◆ PROBLEM
Considering only lines that hold the word "print", report how many there are in the listing below, as a single number.

◆ STORED DATA
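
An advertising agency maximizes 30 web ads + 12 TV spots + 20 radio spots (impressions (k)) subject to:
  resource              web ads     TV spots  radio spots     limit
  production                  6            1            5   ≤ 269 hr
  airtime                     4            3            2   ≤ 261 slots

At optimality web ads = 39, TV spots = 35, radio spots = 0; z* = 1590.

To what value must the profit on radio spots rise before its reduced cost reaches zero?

At the optimum: production uses 269 of 269 (binding); airtime uses 261 of 261 (binding).
The binding rows give the dual system: 6·y_production + 4·y_airtime = 30 and 1·y_production + 3·y_airtime = 12.
→ y_production = 3 and y_airtime = 3.
radio spots enters the basis when its profit ≥ yᵀa₃ = 3·5 + 3·2 = 21.

21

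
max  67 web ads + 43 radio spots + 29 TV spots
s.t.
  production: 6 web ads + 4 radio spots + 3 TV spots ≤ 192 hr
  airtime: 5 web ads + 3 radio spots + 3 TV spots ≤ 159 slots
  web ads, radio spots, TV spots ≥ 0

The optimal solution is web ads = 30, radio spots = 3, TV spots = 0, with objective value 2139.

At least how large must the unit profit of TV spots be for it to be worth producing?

36

Check each constraint at x*: production 192/192 (tight); airtime 159/159 (tight).
The binding rows give the dual system: 6·y_production + 5·y_airtime = 67 and 4·y_production + 3·y_airtime = 43.
Solving: y_production = 7, y_airtime = 5.
TV spots enters the basis when its profit ≥ yᵀa₃ = 7·3 + 5·3 = 36.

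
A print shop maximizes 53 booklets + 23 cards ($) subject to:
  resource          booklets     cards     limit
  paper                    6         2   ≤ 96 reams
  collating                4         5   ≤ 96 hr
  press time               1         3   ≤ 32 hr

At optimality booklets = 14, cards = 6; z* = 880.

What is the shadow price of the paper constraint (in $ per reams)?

At the optimum: paper uses 96 of 96 (binding); collating uses 86 of 96 (slack = 10); press time uses 32 of 32 (binding).
Since collating is not tight, its dual is 0.
The binding rows give the dual system: 6·y_paper + 1·y_press time = 53 and 2·y_paper + 3·y_press time = 23.
Solving: y_paper = 8.5, y_press time = 2.
Shadow price of paper = 8.5.

8.5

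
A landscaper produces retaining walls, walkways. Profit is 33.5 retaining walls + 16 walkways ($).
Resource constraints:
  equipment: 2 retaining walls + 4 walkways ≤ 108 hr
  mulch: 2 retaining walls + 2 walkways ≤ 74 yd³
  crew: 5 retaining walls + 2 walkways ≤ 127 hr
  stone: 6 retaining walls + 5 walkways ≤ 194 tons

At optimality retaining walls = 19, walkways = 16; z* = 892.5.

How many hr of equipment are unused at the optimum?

equipment used = 2·19 + 4·16 = 102; slack = 108 − 102 = 6.

6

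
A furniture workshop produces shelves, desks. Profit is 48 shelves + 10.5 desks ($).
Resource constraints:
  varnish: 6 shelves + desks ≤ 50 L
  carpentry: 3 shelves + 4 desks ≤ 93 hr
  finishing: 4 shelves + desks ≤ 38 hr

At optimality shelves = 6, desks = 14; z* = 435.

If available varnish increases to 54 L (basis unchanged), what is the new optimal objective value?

447

Check each constraint at x*: varnish 50/50 (tight); carpentry 74/93 (slack 19); finishing 38/38 (tight).
Slack constraints have shadow price 0 (complementary slackness).
The binding rows give the dual system: 6·y_varnish + 4·y_finishing = 48 and 1·y_varnish + 1·y_finishing = 10.5.
→ y_varnish = 3 and y_finishing = 7.5.
Δz = y_varnish·Δb = 3 × (4) = 12, so new z* = 435 + 12 = 447.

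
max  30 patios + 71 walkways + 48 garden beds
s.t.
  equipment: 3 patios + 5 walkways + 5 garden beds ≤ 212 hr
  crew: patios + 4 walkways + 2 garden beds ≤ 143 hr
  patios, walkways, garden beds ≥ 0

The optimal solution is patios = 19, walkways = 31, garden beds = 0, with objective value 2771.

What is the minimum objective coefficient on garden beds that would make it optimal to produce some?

At the optimum: equipment uses 212 of 212 (binding); crew uses 143 of 143 (binding).
Dual feasibility on the basic columns requires 3·y_equipment + 1·y_crew = 30, 5·y_equipment + 4·y_crew = 71.
→ y_equipment = 7 and y_crew = 9.
garden beds enters the basis when its profit ≥ yᵀa₃ = 7·5 + 9·2 = 53.

53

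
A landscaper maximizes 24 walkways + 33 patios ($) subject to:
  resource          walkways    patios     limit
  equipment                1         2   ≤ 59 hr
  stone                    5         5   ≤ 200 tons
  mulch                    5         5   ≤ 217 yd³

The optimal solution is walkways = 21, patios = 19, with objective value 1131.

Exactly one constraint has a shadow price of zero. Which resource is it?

mulch

equipment: 59/59 (binding)
stone: 200/200 (binding)
mulch: 200/217 (slack 17)
By complementary slackness, a constraint with positive slack has shadow price 0 → mulch.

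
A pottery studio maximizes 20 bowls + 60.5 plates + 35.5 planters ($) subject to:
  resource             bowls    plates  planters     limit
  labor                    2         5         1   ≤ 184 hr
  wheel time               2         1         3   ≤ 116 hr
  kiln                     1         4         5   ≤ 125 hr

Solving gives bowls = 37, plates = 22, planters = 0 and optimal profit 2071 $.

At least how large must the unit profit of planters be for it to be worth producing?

41.5

Check each constraint at x*: labor 184/184 (tight); wheel time 96/116 (slack 20); kiln 125/125 (tight).
By complementary slackness, y = 0 for the non-binding constraint.
From A_Bᵀ y = c: 2·y_labor + 1·y_kiln = 20; 5·y_labor + 4·y_kiln = 60.5.
Solving: y_labor = 6.5, y_kiln = 7.
planters enters the basis when its profit ≥ yᵀa₃ = 6.5·1 + 7·5 = 41.5.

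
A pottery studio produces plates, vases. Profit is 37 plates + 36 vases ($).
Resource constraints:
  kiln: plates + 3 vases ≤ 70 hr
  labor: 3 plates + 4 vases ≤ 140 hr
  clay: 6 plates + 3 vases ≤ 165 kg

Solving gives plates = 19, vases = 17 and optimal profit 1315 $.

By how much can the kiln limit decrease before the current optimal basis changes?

42.5

Binding constraints: kiln, clay. The basis is B = [[1,3],[6,3]] with det -15.
Per unit decrease in kiln, x* moves by d = (0.2, -0.4).
The basis stays optimal until vases reaches 0; allowable decrease = 42.5 hr.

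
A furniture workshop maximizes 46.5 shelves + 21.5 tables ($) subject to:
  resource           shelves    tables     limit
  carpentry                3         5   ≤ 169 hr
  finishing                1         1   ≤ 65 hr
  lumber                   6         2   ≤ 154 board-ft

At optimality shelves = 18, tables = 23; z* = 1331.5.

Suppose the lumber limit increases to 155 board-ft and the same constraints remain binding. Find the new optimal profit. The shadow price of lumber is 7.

Δb = 1, so new z* = 1331.5 + (7)·(1) = 1331.5 + 7 = 1338.5.

1338.5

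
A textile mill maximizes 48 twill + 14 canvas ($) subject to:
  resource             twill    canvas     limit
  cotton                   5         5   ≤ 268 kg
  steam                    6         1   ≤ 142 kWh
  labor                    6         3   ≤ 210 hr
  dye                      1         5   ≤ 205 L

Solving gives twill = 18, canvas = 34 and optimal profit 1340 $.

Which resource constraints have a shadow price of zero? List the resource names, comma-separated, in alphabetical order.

cotton: 260/268 (slack 8)
steam: 142/142 (binding)
labor: 210/210 (binding)
dye: 188/205 (slack 17)
By complementary slackness, a constraint with positive slack has shadow price 0 → cotton, dye.

cotton, dye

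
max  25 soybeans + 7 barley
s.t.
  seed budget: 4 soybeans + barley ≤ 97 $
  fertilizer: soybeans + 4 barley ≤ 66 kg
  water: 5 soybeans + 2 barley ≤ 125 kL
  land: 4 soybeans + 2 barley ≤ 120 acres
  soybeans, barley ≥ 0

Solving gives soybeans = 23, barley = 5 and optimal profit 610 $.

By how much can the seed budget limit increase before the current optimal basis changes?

Binding constraints: seed budget, water. The basis is B = [[4,1],[5,2]] with det 3.
Per unit increase in seed budget, x* moves by d = (0.6667, -1.6667).
The basis stays optimal until barley reaches 0; allowable increase = 3 $.

3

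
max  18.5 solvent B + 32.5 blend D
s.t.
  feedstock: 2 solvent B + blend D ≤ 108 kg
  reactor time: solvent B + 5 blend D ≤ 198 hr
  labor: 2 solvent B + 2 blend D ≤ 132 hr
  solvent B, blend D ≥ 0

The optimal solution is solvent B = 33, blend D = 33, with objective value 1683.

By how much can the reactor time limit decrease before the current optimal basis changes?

Binding constraints: reactor time, labor. The basis is B = [[1,5],[2,2]] with det -8.
Per unit decrease in reactor time, x* moves by d = (0.25, -0.25).
The basis stays optimal until feedstock becomes binding; allowable decrease = 36 hr.

36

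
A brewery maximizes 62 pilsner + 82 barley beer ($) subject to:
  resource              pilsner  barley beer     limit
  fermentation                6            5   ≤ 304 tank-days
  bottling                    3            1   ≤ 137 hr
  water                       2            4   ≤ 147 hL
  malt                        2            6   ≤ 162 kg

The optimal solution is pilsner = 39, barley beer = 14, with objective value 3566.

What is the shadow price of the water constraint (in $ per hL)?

At the optimum: fermentation uses 304 of 304 (binding); bottling uses 131 of 137 (slack = 6); water uses 134 of 147 (slack = 13); malt uses 162 of 162 (binding).
By complementary slackness, y = 0 for the non-binding constraints.
Dual feasibility on the basic columns requires 6·y_fermentation + 2·y_malt = 62, 5·y_fermentation + 6·y_malt = 82.
This yields shadow prices y_fermentation = 8, y_malt = 7.
Shadow price of water = 0.

0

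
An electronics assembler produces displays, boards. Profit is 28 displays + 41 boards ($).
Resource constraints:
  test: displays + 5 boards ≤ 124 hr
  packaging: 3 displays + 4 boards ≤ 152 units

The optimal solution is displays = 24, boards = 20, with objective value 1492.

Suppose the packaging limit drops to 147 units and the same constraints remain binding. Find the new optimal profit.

At the optimum: test uses 124 of 124 (binding); packaging uses 152 of 152 (binding).
Dual feasibility on the basic columns requires 1·y_test + 3·y_packaging = 28, 5·y_test + 4·y_packaging = 41.
→ y_test = 1 and y_packaging = 9.
Δz = y_packaging·Δb = 9 × (-5) = -45, so new z* = 1492 − 45 = 1447.

1447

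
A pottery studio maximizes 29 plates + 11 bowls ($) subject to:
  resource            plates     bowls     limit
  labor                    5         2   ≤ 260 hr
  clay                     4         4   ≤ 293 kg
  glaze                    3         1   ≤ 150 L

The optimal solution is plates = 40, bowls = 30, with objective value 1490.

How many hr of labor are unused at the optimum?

labor used = 5·40 + 2·30 = 260; slack = 260 − 260 = 0.

0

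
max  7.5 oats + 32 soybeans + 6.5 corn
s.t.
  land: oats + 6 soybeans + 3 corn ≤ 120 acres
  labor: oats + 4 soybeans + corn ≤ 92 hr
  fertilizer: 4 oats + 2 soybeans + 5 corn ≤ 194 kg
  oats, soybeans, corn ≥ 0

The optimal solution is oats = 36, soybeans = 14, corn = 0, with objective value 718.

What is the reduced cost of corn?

Check each constraint at x*: land 120/120 (tight); labor 92/92 (tight); fertilizer 172/194 (slack 22).
Since fertilizer is not tight, its dual is 0.
The binding rows give the dual system: 1·y_land + 1·y_labor = 7.5 and 6·y_land + 4·y_labor = 32.
→ y_land = 1 and y_labor = 6.5.
Reduced cost of corn: c₃ − yᵀa₃ = 6.5 − (1·3 + 6.5·1) = 6.5 − 9.5 = -3.

-3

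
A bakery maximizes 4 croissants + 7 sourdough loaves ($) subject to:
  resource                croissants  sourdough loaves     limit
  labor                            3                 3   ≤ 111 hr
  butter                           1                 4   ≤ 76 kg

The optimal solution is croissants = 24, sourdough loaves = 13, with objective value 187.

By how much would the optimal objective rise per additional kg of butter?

At the optimum: labor uses 111 of 111 (binding); butter uses 76 of 76 (binding).
From A_Bᵀ y = c: 3·y_labor + 1·y_butter = 4; 3·y_labor + 4·y_butter = 7.
→ y_labor = 1 and y_butter = 1.
Shadow price of butter = 1.

1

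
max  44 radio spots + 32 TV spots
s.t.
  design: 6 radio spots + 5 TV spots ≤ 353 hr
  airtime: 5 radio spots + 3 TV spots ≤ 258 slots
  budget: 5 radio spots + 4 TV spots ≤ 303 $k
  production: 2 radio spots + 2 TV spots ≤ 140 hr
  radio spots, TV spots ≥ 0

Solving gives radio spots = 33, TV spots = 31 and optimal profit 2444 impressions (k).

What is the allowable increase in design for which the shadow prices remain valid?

19.6

Binding constraints: design, airtime. The basis is B = [[6,5],[5,3]] with det -7.
Per unit increase in design, x* moves by d = (-0.4286, 0.7143).
The basis stays optimal until budget becomes binding; allowable increase = 19.6 hr.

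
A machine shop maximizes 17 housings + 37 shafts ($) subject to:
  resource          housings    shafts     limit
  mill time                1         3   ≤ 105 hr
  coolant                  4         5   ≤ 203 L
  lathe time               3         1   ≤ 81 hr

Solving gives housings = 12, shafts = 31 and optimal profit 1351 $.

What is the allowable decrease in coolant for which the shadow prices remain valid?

Binding constraints: mill time, coolant. The basis is B = [[1,3],[4,5]] with det -7.
Per unit decrease in coolant, x* moves by d = (-0.4286, 0.1429).
The basis stays optimal until housings reaches 0; allowable decrease = 28 L.

28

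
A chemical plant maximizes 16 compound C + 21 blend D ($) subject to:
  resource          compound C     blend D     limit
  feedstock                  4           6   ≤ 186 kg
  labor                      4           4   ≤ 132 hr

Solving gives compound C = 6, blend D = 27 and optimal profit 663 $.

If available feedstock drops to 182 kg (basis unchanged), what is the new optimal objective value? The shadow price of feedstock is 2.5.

Δb = -4, so new z* = 663 + (2.5)·(-4) = 663 − 10 = 653.

653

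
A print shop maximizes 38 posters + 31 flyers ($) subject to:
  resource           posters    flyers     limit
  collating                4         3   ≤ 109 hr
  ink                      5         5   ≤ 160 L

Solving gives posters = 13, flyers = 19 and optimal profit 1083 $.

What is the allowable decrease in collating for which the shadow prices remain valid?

Binding constraints: collating, ink. The basis is B = [[4,3],[5,5]] with det 5.
Per unit decrease in collating, x* moves by d = (-1, 1).
The basis stays optimal until posters reaches 0; allowable decrease = 13 hr.

13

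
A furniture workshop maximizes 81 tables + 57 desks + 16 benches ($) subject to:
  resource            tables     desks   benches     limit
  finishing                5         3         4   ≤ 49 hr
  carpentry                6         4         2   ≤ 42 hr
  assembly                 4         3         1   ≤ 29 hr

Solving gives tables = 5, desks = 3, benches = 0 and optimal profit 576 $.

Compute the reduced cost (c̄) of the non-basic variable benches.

-8

Binding: carpentry and assembly. Non-binding: finishing (15 unused).
By complementary slackness, y = 0 for the non-binding constraint.
From A_Bᵀ y = c: 6·y_carpentry + 4·y_assembly = 81; 4·y_carpentry + 3·y_assembly = 57.
This yields shadow prices y_carpentry = 7.5, y_assembly = 9.
Reduced cost of benches: c₃ − yᵀa₃ = 16 − (7.5·2 + 9·1) = 16 − 24 = -8.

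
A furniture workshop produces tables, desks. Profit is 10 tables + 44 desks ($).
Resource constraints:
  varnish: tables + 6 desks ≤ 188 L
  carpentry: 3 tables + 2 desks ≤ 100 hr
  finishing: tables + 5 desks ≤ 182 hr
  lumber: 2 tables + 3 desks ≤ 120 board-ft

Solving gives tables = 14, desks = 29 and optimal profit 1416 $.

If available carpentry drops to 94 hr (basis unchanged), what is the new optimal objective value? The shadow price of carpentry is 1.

1410

Δb = -6, so new z* = 1416 + (1)·(-6) = 1416 − 6 = 1410.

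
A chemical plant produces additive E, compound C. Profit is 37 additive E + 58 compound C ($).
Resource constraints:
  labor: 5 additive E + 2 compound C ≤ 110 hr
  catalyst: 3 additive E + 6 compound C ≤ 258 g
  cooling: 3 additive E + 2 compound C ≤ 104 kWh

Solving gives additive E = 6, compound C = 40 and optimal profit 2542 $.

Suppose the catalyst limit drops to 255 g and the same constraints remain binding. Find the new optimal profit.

Binding: labor and catalyst. Non-binding: cooling (6 unused).
By complementary slackness, y = 0 for the non-binding constraint.
From A_Bᵀ y = c: 5·y_labor + 3·y_catalyst = 37; 2·y_labor + 6·y_catalyst = 58.
This yields shadow prices y_labor = 2, y_catalyst = 9.
Δz = y_catalyst·Δb = 9 × (-3) = -27, so new z* = 2542 − 27 = 2515.

2515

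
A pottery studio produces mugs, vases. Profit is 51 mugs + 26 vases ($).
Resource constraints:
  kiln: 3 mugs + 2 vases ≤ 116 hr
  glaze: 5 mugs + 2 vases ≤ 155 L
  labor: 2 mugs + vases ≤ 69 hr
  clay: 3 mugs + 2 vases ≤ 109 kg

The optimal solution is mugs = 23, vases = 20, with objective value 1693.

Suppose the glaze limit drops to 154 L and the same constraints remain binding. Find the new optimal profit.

1687

At the optimum: kiln uses 109 of 116 (slack = 7); glaze uses 155 of 155 (binding); labor uses 66 of 69 (slack = 3); clay uses 109 of 109 (binding).
By complementary slackness, y = 0 for the non-binding constraints.
The binding rows give the dual system: 5·y_glaze + 3·y_clay = 51 and 2·y_glaze + 2·y_clay = 26.
→ y_glaze = 6 and y_clay = 7.
Δz = y_glaze·Δb = 6 × (-1) = -6, so new z* = 1693 − 6 = 1687.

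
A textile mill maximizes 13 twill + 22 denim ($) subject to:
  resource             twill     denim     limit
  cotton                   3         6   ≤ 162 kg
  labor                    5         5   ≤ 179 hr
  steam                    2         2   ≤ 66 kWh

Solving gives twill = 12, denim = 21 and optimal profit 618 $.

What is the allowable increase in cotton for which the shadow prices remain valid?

Binding constraints: cotton, steam. The basis is B = [[3,6],[2,2]] with det -6.
Per unit increase in cotton, x* moves by d = (-0.3333, 0.3333).
The basis stays optimal until twill reaches 0; allowable increase = 36 kg.

36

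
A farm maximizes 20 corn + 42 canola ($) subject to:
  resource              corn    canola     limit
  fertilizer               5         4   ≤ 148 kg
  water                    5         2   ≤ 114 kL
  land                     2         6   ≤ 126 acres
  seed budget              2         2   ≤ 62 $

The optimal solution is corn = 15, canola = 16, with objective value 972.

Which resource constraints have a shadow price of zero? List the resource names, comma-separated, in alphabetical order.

fertilizer, water

fertilizer: 139/148 (slack 9)
water: 107/114 (slack 7)
land: 126/126 (binding)
seed budget: 62/62 (binding)
By complementary slackness, a constraint with positive slack has shadow price 0 → fertilizer, water.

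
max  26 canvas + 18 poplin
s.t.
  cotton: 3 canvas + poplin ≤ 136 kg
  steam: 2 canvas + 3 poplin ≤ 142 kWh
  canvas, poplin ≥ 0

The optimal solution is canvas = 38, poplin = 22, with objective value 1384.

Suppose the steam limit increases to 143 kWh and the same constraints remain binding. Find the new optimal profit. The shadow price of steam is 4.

Δb = 1, so new z* = 1384 + (4)·(1) = 1384 + 4 = 1388.

1388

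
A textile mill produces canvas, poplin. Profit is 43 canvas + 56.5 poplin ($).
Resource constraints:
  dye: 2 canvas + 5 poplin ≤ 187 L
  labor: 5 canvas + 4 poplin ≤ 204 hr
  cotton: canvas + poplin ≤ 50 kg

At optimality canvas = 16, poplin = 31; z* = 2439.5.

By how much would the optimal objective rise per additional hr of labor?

At the optimum: dye uses 187 of 187 (binding); labor uses 204 of 204 (binding); cotton uses 47 of 50 (slack = 3).
By complementary slackness, y = 0 for the non-binding constraint.
The binding rows give the dual system: 2·y_dye + 5·y_labor = 43 and 5·y_dye + 4·y_labor = 56.5.
This yields shadow prices y_dye = 6.5, y_labor = 6.
Shadow price of labor = 6.

6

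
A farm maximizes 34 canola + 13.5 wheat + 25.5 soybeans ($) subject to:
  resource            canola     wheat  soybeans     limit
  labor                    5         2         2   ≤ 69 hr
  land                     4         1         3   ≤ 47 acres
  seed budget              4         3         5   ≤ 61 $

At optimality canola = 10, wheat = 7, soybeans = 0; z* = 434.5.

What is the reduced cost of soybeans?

At the optimum: labor uses 64 of 69 (slack = 5); land uses 47 of 47 (binding); seed budget uses 61 of 61 (binding).
By complementary slackness, y = 0 for the non-binding constraint.
Dual feasibility on the basic columns requires 4·y_land + 4·y_seed budget = 34, 1·y_land + 3·y_seed budget = 13.5.
→ y_land = 6 and y_seed budget = 2.5.
Reduced cost of soybeans: c₃ − yᵀa₃ = 25.5 − (6·3 + 2.5·5) = 25.5 − 30.5 = -5.

-5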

◆ RESULT FOR THIS EXERCISE
2